:: INSTRUCTIONS TO FOLLOW ::
When you reach the line containing "Data from a", stop after it; until then, copy each line of the listing exactly, starting with the first.

:: RECORDS SHOWN ::
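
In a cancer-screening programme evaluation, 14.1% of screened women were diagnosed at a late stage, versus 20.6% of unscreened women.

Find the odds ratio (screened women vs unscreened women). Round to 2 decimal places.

odds, screened women = 0.1410/0.8590 = 0.1641
odds, unscreened women = 0.2060/0.7940 = 0.2594
OR = 0.1641 / 0.2594 = 0.63

0.63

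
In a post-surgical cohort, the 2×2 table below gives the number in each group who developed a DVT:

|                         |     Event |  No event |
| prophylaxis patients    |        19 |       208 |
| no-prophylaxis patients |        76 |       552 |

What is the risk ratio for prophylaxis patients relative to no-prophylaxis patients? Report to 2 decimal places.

risk, prophylaxis patients = 19/227 = 0.0837
risk, no-prophylaxis patients = 76/628 = 0.1210
RR = 0.0837 / 0.1210 = 0.69

RR: 0.69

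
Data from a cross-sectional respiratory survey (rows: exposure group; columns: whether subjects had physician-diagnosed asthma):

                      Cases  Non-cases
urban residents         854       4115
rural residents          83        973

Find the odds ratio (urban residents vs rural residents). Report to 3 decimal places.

OR = (854 × 973) / (4115 × 83) = 830942/341545 ≈ 2.433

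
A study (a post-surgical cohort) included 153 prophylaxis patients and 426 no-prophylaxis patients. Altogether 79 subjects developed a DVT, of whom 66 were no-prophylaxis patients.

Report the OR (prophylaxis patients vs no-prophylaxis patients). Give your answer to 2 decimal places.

prophylaxis patients with the outcome: 79 − 66 = 13
prophylaxis patients without the outcome: 153 − 13 = 140
no-prophylaxis patients without the outcome: 426 − 66 = 360
odds, prophylaxis patients = 13/140 = 0.0929
odds, no-prophylaxis patients = 66/360 = 0.1833
OR = 0.0929 / 0.1833 = 0.51

0.51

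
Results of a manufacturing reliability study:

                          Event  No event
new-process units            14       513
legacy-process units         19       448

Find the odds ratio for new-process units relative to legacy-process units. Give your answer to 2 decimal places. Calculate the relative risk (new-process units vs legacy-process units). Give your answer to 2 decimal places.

OR = (14 × 448) / (513 × 19) = 6272/9747 ≈ 0.64
risk, new-process units = 14/527 = 0.02657
risk, legacy-process units = 19/467 = 0.04069
RR = 0.02657 / 0.04069 = 0.65

OR = 0.64; RR = 0.65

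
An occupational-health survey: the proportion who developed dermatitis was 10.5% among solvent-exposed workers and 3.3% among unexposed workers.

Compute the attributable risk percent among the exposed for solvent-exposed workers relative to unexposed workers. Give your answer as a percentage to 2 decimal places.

AR% = (0.10500 − 0.03300) / 0.10500 = 0.6857 → 68.57%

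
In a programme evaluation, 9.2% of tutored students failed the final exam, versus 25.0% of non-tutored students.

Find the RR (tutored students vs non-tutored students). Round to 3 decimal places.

RR = 0.0920 / 0.2500 = 0.368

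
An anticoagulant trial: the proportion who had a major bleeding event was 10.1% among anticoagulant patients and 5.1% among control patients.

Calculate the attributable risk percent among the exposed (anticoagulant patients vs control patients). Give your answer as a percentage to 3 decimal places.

AR% = (0.1010 − 0.0510) / 0.1010 = 0.4950 → 49.505%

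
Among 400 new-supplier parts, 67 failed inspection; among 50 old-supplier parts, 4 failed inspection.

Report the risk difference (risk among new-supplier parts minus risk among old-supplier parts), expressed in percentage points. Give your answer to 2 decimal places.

RD: 8.75

risk, new-supplier parts = 67/400 = 0.1675
risk, old-supplier parts = 4/50 = 0.0800
risk difference = 0.1675 − 0.0800 = 0.0875 → 8.75 percentage points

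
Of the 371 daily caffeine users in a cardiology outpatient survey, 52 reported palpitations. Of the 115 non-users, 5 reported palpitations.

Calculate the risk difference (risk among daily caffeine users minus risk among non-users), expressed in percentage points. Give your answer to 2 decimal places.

RD ≈ 9.67

risk, daily caffeine users = 52/371 = 0.14016
risk, non-users = 5/115 = 0.04348
risk difference = 0.14016 − 0.04348 = 0.09668 → 9.67 percentage points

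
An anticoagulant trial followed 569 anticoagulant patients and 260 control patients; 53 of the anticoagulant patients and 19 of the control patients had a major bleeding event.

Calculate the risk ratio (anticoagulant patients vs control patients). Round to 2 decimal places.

1.27

risk, anticoagulant patients = 53/569 = 0.0931
risk, control patients = 19/260 = 0.0731
RR = 0.0931 / 0.0731 = 1.27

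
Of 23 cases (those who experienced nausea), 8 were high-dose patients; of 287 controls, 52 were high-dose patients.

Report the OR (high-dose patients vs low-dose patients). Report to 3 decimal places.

OR = (8 × 235) / (52 × 15) = 1880/780 ≈ 2.410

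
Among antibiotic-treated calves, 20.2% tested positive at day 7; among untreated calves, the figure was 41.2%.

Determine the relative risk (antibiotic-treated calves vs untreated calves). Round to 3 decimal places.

RR = 0.2020 / 0.4120 = 0.490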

:: RESPONSE FOR THIS EXERCISE ::
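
In a cancer-screening programme evaluation, 14.1% of screened women were diagnosed at a late stage, versus 20.6% of unscreened women.

Find the odds ratio (screened women vs unscreened women). Round to 2 decimal places.

odds, screened women = 0.1410/0.8590 = 0.1641
odds, unscreened women = 0.2060/0.7940 = 0.2594
OR = 0.1641 / 0.2594 = 0.63

0.63

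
In a post-surgical cohort, the 2×2 table below gives the number in each group who developed a DVT:

|                         |     Event |  No event |
| prophylaxis patients    |        19 |       208 |
| no-prophylaxis patients |        76 |       552 |

What is the risk ratio for prophylaxis patients relative to no-prophylaxis patients? Report to 2 decimal places.

risk, prophylaxis patients = 19/227 = 0.0837
risk, no-prophylaxis patients = 76/628 = 0.1210
RR = 0.0837 / 0.1210 = 0.69

RR: 0.69

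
Data from a cross-sectional respiratory survey (rows: exposure group; columns: whether subjects had physician-diagnosed asthma):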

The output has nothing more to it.